[Stored items]
· · ·

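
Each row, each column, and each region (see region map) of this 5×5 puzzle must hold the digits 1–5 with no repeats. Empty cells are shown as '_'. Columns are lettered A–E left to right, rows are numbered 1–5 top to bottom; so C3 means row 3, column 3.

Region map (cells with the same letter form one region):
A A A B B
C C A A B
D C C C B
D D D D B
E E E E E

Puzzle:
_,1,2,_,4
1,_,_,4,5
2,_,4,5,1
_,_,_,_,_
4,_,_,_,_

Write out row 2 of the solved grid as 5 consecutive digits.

12345

D1 = 3: row 1 has {1,2,4}; col 4 has {4,5}; region has {1,4,5} → only 3 remains.
C2 = 3: row 2 has {1,4,5}; col 3 has {2,4}; region has {1,2,4} → only 3 remains.
B3 = 3: row 3 has {1,2,4,5}; col 2 has {1}; region has {1,4,5} → only 3 remains.
D4 = 1: row 4 has {}; col 4 has {3,4,5}; region has {2} → only 1 remains.
E4 = 2: row 4 has {1}; col 5 has {1,4,5}; region has {1,3,4,5} → only 2 remains.
D5 = 2: row 5 has {4}; col 4 has {1,3,4,5}; region has {4} → only 2 remains.
E5 = 3: row 5 has {2,4}; col 5 has {1,2,4,5}; region has {2,4} → only 3 remains.
A1 = 5: row 1 has {1,2,3,4}; col 1 has {1,2,4}; region has {1,2,3,4} → only 5 remains.
B2 = 2: row 2 has {1,3,4,5}; col 2 has {1,3}; region has {1,3,4,5} → only 2 remains.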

· · ·

* _What this task involves_
Locate the lines above that contain "cells" and copy them.

* _Exercise response_
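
Each row, each column, and each region (see region map) of this 5×5 puzzle must hold the digits 1–5 with no repeats. Empty cells are shown as '_'. Columns are lettered A–E left to right, rows are numbered 1–5 top to bottom; so C3 means row 3, column 3.
Region map (cells with the same letter form one region):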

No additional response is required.